**Prompt**:
At the line containing "65) - 2 = -v + 5.", begin setting down the entries exactly, and stop only after the last line.

**Data for this task**:

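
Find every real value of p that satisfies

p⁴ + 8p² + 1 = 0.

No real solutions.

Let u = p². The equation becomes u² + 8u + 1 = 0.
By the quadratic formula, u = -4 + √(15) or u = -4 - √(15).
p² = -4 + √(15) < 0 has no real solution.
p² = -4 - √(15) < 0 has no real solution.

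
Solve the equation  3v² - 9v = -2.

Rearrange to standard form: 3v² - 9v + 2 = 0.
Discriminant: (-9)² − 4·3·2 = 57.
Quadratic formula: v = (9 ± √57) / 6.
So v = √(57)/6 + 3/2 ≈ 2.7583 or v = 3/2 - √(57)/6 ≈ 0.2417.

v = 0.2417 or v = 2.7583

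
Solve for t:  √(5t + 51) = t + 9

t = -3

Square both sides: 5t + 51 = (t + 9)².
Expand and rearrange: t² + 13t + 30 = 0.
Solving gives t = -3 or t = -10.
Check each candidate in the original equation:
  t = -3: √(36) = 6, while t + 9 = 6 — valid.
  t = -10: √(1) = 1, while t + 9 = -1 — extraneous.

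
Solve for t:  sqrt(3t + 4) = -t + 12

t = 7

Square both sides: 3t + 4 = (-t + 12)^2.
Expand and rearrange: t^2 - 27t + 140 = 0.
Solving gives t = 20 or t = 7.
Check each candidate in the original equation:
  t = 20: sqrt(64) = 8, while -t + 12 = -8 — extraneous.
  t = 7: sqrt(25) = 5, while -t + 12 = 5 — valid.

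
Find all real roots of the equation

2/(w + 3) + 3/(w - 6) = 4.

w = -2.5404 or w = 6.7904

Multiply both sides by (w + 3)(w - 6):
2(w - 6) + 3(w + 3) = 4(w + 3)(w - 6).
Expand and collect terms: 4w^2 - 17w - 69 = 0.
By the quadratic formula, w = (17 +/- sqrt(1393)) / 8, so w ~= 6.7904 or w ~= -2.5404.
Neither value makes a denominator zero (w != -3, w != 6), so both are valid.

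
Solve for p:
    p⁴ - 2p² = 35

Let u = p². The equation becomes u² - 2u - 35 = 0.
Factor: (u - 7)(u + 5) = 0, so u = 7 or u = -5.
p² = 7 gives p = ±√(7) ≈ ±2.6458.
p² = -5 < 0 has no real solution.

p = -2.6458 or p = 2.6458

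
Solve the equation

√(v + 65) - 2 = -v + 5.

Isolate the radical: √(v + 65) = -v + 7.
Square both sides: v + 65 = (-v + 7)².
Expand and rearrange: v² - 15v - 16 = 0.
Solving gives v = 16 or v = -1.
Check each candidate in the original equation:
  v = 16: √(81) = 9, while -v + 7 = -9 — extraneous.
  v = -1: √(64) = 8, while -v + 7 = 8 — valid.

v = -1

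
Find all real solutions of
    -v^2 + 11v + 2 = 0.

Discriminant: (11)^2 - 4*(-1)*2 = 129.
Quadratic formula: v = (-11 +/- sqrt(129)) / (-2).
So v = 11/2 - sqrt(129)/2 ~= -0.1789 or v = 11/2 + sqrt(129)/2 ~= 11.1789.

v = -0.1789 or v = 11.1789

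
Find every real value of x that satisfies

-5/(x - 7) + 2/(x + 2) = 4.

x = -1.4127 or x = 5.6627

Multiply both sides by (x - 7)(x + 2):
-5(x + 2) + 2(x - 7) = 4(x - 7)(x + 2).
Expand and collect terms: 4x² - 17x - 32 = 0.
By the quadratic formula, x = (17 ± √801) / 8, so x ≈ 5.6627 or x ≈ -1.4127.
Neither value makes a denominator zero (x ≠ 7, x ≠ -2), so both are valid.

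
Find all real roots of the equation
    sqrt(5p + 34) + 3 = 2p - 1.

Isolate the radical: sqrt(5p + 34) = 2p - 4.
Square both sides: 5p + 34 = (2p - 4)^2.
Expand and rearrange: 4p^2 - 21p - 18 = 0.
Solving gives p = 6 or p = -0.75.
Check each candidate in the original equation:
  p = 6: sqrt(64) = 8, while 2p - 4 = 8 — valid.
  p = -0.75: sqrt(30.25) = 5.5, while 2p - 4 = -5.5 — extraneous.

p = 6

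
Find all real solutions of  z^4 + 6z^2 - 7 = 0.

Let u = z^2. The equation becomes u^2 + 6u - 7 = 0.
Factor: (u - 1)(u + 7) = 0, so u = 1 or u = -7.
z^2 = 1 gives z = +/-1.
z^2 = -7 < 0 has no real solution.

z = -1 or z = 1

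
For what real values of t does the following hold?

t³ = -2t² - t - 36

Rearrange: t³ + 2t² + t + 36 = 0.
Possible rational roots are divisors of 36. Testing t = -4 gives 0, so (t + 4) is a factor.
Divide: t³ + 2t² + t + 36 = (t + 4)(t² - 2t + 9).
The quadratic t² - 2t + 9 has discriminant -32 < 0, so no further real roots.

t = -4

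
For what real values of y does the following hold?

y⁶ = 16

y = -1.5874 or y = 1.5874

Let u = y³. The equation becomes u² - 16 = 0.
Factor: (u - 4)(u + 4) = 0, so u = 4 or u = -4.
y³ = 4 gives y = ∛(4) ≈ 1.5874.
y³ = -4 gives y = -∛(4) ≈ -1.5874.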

**Answer section**:
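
√(v + 65) - 2 = -v + 5.

Isolate the radical: √(v + 65) = -v + 7.
Square both sides: v + 65 = (-v + 7)².
Expand and rearrange: v² - 15v - 16 = 0.
Solving gives v = 16 or v = -1.
Check each candidate in the original equation:
  v = 16: √(81) = 9, while -v + 7 = -9 — extraneous.
  v = -1: √(64) = 8, while -v + 7 = 8 — valid.

v = -1

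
Find all real solutions of
    -v^2 + 11v + 2 = 0.

Discriminant: (11)^2 - 4*(-1)*2 = 129.
Quadratic formula: v = (-11 +/- sqrt(129)) / (-2).
So v = 11/2 - sqrt(129)/2 ~= -0.1789 or v = 11/2 + sqrt(129)/2 ~= 11.1789.

v = -0.1789 or v = 11.1789

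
Find every real value of x that satisfies

-5/(x - 7) + 2/(x + 2) = 4.

x = -1.4127 or x = 5.6627

Multiply both sides by (x - 7)(x + 2):
-5(x + 2) + 2(x - 7) = 4(x - 7)(x + 2).
Expand and collect terms: 4x² - 17x - 32 = 0.
By the quadratic formula, x = (17 ± √801) / 8, so x ≈ 5.6627 or x ≈ -1.4127.
Neither value makes a denominator zero (x ≠ 7, x ≠ -2), so both are valid.

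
Find all real roots of the equation
    sqrt(5p + 34) + 3 = 2p - 1.

Isolate the radical: sqrt(5p + 34) = 2p - 4.
Square both sides: 5p + 34 = (2p - 4)^2.
Expand and rearrange: 4p^2 - 21p - 18 = 0.
Solving gives p = 6 or p = -0.75.
Check each candidate in the original equation:
  p = 6: sqrt(64) = 8, while 2p - 4 = 8 — valid.
  p = -0.75: sqrt(30.25) = 5.5, while 2p - 4 = -5.5 — extraneous.

p = 6

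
Find all real solutions of  z^4 + 6z^2 - 7 = 0.

Let u = z^2. The equation becomes u^2 + 6u - 7 = 0.
Factor: (u - 1)(u + 7) = 0, so u = 1 or u = -7.
z^2 = 1 gives z = +/-1.
z^2 = -7 < 0 has no real solution.

z = -1 or z = 1

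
For what real values of t does the following hold?

t³ = -2t² - t - 36

Rearrange: t³ + 2t² + t + 36 = 0.
Possible rational roots are divisors of 36. Testing t = -4 gives 0, so (t + 4) is a factor.
Divide: t³ + 2t² + t + 36 = (t + 4)(t² - 2t + 9).
The quadratic t² - 2t + 9 has discriminant -32 < 0, so no further real roots.

t = -4

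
For what real values of y does the following hold?

y⁶ = 16

y = -1.5874 or y = 1.5874

Let u = y³. The equation becomes u² - 16 = 0.
Factor: (u - 4)(u + 4) = 0, so u = 4 or u = -4.
y³ = 4 gives y = ∛(4) ≈ 1.5874.
y³ = -4 gives y = -∛(4) ≈ -1.5874.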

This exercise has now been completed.